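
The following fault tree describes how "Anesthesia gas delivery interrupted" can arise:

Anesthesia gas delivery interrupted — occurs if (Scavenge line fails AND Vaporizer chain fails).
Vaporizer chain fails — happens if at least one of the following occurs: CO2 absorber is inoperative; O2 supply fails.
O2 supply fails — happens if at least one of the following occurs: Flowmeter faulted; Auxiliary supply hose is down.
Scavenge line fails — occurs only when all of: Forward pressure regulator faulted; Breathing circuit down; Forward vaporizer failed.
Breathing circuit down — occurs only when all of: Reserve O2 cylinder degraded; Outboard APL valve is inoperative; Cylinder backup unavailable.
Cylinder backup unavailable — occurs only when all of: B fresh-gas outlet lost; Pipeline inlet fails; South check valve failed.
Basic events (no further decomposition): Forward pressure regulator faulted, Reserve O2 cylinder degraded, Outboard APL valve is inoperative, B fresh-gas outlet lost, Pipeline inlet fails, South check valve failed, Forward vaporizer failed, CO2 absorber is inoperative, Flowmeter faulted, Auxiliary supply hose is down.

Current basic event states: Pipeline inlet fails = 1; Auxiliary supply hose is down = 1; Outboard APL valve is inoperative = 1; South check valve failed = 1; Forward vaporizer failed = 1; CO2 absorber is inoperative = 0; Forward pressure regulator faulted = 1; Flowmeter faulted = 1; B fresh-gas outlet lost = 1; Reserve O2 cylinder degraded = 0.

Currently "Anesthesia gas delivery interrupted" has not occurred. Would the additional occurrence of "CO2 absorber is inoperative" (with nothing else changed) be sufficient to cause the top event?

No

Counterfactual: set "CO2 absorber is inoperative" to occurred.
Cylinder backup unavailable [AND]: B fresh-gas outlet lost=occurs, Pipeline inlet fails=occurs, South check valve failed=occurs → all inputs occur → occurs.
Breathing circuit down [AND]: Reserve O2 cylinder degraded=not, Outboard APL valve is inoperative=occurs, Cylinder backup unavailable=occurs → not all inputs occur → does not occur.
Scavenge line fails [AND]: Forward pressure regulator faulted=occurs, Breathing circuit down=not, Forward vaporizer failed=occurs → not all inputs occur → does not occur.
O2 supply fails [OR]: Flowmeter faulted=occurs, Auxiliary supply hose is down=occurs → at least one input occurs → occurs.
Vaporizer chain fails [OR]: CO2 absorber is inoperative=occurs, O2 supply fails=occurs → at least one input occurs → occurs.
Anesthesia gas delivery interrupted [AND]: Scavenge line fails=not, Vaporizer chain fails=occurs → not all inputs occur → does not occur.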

• • • • •

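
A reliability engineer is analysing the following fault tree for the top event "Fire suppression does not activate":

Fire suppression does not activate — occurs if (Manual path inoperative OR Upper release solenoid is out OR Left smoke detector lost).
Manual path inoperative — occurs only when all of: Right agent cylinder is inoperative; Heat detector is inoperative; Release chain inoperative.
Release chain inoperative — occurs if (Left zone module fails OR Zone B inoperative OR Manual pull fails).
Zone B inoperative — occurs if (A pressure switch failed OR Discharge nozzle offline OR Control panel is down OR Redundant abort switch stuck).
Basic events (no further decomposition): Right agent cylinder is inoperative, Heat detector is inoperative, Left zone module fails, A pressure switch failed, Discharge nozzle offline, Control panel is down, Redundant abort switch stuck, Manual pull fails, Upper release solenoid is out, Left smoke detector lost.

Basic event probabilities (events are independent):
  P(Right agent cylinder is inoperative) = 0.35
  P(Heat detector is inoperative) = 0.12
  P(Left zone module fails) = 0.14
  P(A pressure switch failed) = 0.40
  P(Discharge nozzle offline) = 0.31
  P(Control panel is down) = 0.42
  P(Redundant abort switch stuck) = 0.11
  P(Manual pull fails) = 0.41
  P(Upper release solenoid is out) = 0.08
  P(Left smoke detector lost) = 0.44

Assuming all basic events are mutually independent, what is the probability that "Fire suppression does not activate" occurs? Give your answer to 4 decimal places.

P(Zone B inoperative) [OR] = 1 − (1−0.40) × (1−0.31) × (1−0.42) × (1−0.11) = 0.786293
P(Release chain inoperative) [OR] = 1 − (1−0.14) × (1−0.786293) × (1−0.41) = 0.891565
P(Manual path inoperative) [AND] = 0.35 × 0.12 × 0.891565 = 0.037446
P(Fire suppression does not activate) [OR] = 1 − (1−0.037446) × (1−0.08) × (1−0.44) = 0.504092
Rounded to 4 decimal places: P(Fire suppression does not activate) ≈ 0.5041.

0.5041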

• • • • •

◆ Work request:
All lines in the data above from the one with "P(Manual pull fails) = 0.41" through the one with "P(Left smoke detector lost) = 0.44" must be repeated exactly, and no others.

◆ Result of the exercise:
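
  P(Manual pull fails) = 0.41
  P(Upper release solenoid is out) = 0.08
  P(Left smoke detector lost) = 0.44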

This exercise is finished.